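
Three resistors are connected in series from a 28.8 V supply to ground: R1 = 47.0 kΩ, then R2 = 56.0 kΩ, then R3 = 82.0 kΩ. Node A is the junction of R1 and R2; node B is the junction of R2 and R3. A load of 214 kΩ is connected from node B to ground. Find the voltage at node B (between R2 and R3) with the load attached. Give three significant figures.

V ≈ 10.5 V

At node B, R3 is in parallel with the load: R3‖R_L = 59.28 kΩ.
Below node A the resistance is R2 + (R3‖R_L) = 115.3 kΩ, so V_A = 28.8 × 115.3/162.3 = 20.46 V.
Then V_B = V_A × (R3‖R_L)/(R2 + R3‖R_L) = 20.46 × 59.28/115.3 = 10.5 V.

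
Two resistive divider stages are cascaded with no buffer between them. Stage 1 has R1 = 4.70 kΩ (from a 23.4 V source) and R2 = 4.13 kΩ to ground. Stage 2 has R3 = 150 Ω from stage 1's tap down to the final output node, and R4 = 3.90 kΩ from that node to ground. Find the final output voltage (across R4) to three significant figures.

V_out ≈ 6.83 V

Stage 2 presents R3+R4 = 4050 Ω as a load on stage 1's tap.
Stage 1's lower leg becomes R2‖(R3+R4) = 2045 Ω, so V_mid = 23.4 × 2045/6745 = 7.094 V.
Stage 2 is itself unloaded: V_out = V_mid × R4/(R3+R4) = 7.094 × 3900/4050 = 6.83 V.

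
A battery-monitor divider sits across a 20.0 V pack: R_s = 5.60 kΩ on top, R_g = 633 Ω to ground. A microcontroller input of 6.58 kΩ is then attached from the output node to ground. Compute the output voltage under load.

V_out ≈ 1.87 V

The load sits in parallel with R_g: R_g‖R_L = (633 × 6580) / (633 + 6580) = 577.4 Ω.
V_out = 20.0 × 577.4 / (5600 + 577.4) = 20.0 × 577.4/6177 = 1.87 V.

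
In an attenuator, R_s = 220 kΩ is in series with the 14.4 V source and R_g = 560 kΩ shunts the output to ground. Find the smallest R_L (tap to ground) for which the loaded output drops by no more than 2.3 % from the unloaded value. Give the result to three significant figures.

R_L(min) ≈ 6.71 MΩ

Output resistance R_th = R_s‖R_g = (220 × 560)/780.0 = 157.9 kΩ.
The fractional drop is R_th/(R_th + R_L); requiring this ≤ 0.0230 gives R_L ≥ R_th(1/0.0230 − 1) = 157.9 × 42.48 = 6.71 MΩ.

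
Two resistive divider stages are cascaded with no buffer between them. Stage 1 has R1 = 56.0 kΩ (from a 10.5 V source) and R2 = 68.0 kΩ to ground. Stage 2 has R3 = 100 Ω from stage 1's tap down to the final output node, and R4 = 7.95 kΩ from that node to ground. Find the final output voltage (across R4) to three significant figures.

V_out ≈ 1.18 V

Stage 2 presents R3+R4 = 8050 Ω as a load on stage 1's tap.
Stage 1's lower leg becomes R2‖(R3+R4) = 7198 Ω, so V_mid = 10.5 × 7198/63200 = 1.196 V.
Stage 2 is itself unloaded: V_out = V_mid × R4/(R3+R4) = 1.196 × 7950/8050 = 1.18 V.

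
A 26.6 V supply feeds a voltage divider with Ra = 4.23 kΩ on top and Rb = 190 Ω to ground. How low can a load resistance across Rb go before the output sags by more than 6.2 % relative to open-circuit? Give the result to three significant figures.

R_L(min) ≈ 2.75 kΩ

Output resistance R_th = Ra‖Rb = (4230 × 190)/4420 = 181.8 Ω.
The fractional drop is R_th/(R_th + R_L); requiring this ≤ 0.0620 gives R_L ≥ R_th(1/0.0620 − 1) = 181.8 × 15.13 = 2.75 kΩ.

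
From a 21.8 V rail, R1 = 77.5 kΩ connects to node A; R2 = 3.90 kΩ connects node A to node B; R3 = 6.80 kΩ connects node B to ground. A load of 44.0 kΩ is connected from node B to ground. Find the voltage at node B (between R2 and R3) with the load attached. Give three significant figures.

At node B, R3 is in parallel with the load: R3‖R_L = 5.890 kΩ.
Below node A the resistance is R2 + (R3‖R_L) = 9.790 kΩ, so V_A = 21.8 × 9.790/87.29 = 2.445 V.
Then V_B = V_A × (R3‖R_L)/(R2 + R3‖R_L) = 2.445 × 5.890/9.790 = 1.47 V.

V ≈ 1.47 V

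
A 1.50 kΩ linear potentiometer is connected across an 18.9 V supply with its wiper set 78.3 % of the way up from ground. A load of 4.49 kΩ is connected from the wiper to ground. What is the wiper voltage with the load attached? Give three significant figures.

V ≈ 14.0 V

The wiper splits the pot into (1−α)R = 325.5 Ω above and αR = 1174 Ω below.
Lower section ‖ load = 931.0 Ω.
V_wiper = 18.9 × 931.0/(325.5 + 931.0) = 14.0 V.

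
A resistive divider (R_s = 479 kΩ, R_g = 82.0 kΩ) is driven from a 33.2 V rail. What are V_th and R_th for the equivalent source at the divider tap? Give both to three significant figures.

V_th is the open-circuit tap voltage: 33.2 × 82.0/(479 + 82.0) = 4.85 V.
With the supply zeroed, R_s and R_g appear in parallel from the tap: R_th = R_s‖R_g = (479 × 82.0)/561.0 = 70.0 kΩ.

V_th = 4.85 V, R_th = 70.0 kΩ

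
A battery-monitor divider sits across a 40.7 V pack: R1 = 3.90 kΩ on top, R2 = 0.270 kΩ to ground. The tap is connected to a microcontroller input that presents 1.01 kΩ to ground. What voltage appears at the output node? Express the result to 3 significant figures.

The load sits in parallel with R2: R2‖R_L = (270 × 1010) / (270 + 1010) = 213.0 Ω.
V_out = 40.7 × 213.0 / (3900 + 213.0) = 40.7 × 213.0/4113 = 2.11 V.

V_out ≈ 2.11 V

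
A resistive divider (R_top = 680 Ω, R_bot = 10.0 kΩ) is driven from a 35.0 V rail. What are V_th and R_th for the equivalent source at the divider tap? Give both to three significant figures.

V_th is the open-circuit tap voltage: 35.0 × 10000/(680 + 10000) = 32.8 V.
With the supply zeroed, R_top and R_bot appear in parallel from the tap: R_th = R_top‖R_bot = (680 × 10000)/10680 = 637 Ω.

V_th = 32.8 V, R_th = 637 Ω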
· · · ·
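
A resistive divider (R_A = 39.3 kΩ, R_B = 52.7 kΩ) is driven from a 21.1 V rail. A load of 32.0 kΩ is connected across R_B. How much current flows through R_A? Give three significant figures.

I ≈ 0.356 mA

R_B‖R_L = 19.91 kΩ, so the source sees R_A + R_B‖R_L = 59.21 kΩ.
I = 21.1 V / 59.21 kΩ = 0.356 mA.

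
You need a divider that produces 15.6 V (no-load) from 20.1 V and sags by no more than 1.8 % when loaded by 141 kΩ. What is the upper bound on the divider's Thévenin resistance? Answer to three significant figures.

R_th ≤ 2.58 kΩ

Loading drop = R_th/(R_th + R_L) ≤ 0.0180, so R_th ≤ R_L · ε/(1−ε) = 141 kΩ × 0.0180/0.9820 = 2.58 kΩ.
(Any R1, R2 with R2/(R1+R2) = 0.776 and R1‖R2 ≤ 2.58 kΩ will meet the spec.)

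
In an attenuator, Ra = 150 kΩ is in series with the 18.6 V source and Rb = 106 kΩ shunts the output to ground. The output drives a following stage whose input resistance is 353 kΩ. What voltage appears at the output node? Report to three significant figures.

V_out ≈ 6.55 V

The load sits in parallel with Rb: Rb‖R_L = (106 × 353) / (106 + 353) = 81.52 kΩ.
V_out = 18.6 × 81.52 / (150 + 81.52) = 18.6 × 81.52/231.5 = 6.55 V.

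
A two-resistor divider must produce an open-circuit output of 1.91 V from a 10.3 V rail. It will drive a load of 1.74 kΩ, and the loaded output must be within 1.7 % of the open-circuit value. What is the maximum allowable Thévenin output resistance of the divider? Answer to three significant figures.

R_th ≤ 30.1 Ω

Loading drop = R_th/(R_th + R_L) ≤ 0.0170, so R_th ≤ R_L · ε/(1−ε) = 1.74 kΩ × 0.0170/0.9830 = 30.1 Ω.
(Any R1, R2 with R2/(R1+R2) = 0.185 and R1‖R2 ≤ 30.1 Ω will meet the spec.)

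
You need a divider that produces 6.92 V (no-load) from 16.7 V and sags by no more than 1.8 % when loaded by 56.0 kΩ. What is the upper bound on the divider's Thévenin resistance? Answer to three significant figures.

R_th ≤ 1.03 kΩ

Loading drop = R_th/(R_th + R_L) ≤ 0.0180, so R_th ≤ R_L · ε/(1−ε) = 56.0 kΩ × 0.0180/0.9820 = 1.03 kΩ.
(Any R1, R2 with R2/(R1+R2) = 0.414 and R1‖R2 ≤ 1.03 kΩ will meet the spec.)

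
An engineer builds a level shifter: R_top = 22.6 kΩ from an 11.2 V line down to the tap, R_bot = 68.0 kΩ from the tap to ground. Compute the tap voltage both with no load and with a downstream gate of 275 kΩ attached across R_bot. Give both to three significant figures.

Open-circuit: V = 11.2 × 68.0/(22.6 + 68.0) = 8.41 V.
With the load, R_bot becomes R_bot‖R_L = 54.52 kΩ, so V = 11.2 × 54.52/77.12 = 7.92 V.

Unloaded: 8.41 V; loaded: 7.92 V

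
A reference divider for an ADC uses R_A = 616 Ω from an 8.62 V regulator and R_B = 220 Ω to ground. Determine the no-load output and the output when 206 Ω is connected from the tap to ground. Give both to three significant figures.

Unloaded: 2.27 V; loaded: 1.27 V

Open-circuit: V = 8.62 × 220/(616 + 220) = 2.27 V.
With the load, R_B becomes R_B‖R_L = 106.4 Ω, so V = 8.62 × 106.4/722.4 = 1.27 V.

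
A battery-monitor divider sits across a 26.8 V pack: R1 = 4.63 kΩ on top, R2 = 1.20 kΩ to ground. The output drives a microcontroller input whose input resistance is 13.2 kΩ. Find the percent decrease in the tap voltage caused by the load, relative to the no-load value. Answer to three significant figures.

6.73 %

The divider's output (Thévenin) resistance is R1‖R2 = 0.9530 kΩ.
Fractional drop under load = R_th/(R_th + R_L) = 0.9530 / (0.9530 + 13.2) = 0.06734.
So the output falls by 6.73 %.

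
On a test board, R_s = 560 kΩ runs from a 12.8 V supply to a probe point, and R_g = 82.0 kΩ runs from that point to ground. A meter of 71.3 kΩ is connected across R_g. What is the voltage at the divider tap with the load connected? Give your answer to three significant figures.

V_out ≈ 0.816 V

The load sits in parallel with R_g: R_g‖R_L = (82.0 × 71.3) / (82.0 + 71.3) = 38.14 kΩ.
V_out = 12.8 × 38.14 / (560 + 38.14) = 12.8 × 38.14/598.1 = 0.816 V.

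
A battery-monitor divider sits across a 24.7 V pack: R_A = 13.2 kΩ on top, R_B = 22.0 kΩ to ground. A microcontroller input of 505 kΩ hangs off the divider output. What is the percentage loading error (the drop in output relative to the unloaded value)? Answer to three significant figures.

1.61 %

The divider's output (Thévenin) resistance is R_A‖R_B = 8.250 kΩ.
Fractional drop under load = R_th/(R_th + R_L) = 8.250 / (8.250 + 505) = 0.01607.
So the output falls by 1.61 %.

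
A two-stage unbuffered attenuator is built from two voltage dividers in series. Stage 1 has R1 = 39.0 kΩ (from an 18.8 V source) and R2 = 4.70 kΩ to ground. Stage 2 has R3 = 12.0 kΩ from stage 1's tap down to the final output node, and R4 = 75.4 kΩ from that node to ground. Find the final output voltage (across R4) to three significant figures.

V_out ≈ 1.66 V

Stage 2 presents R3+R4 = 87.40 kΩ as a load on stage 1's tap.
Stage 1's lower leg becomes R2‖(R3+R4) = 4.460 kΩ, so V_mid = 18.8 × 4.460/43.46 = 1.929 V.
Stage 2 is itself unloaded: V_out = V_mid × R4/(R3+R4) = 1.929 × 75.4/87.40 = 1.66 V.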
· · · ·
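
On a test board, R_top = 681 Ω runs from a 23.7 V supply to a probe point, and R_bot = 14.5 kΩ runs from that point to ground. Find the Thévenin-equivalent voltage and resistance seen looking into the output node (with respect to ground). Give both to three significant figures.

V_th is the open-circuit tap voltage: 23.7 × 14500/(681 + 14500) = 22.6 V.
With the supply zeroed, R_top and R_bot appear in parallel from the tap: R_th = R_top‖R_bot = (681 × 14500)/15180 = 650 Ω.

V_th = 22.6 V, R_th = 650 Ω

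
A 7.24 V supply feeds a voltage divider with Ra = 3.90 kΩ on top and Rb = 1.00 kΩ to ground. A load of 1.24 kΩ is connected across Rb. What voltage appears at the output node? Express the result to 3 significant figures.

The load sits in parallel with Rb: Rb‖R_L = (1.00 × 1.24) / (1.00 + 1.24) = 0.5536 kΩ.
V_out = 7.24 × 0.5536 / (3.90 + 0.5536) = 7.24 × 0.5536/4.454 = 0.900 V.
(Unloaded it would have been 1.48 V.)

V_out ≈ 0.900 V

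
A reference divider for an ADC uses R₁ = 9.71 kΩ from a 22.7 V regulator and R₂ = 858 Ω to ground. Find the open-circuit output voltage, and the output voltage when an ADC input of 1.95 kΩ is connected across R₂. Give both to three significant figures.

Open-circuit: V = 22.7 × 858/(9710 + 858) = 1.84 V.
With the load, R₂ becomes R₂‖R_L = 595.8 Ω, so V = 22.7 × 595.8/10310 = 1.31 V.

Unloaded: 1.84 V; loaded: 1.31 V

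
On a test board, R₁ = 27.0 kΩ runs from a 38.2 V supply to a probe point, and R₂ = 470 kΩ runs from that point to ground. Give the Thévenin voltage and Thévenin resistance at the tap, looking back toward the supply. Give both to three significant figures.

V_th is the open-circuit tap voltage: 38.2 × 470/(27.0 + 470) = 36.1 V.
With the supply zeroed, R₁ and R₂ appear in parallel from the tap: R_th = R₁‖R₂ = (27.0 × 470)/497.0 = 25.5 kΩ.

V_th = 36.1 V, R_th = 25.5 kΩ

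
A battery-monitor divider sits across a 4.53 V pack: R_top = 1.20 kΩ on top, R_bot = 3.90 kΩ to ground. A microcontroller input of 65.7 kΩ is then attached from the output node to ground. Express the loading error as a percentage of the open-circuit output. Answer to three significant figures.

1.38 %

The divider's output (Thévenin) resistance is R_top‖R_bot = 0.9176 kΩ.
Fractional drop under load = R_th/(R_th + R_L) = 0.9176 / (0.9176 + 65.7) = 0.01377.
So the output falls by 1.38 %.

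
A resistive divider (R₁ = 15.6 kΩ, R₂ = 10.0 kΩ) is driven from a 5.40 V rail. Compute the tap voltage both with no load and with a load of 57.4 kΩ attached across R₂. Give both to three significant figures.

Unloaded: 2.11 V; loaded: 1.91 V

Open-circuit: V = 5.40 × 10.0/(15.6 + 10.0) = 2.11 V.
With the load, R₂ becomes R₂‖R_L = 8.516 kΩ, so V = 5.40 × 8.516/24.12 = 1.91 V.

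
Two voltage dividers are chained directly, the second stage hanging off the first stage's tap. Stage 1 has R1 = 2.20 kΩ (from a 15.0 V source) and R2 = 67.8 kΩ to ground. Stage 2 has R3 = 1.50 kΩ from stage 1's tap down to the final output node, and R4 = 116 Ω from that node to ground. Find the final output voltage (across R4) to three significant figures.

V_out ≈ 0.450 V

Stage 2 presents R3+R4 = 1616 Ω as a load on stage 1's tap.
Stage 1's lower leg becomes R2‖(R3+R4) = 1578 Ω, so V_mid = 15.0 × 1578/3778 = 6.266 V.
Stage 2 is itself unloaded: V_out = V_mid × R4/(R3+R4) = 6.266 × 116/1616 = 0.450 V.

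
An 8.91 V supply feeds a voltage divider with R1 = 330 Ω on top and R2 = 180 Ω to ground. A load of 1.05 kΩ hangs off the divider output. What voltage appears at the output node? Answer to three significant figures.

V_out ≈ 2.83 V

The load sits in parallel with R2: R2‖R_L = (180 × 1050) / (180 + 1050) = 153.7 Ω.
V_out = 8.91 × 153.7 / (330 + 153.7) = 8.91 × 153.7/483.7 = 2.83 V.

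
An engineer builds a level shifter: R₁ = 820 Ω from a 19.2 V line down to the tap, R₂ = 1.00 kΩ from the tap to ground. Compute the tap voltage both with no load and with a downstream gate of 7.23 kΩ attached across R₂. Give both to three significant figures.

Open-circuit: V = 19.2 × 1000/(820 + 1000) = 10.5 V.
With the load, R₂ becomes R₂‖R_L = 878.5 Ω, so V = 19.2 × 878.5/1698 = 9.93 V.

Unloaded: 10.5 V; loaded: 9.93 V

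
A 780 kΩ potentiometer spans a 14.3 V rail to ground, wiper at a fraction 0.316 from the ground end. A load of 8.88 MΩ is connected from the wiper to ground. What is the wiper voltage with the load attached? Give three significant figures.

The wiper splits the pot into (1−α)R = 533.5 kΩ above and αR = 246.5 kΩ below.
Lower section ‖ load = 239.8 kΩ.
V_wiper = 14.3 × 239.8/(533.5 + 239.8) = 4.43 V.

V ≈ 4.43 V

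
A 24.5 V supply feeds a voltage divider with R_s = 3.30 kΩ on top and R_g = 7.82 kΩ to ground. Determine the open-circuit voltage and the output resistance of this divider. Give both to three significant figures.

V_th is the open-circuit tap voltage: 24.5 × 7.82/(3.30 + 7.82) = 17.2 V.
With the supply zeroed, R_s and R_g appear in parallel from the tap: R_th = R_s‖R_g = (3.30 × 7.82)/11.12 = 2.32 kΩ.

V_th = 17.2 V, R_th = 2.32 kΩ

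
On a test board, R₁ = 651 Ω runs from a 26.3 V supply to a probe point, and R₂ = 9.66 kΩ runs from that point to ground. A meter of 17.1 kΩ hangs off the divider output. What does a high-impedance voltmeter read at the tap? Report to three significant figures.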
· · · ·
Goal of the exercise » Extract from the records above the lines from the one containing "An engineer builds a level shifter: R₁" to the one containing "On a test board, R₁ = 651", both lines included, exactly as they appear and with nothing else.

Solution for this problem »
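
An engineer builds a level shifter: R₁ = 820 Ω from a 19.2 V line down to the tap, R₂ = 1.00 kΩ from the tap to ground. Compute the tap voltage both with no load and with a downstream gate of 7.23 kΩ attached across R₂. Give both to three significant figures.

Open-circuit: V = 19.2 × 1000/(820 + 1000) = 10.5 V.
With the load, R₂ becomes R₂‖R_L = 878.5 Ω, so V = 19.2 × 878.5/1698 = 9.93 V.

Unloaded: 10.5 V; loaded: 9.93 V

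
A 780 kΩ potentiometer spans a 14.3 V rail to ground, wiper at a fraction 0.316 from the ground end. A load of 8.88 MΩ is connected from the wiper to ground. What is the wiper voltage with the load attached? Give three significant figures.

The wiper splits the pot into (1−α)R = 533.5 kΩ above and αR = 246.5 kΩ below.
Lower section ‖ load = 239.8 kΩ.
V_wiper = 14.3 × 239.8/(533.5 + 239.8) = 4.43 V.

V ≈ 4.43 V

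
A 24.5 V supply feeds a voltage divider with R_s = 3.30 kΩ on top and R_g = 7.82 kΩ to ground. Determine the open-circuit voltage and the output resistance of this divider. Give both to three significant figures.

V_th is the open-circuit tap voltage: 24.5 × 7.82/(3.30 + 7.82) = 17.2 V.
With the supply zeroed, R_s and R_g appear in parallel from the tap: R_th = R_s‖R_g = (3.30 × 7.82)/11.12 = 2.32 kΩ.

V_th = 17.2 V, R_th = 2.32 kΩ

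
On a test board, R₁ = 651 Ω runs from a 26.3 V supply to a probe point, and R₂ = 9.66 kΩ runs from that point to ground. A meter of 17.1 kΩ hangs off the divider output. What does a high-impedance voltmeter read at the tap? Report to three significant figures.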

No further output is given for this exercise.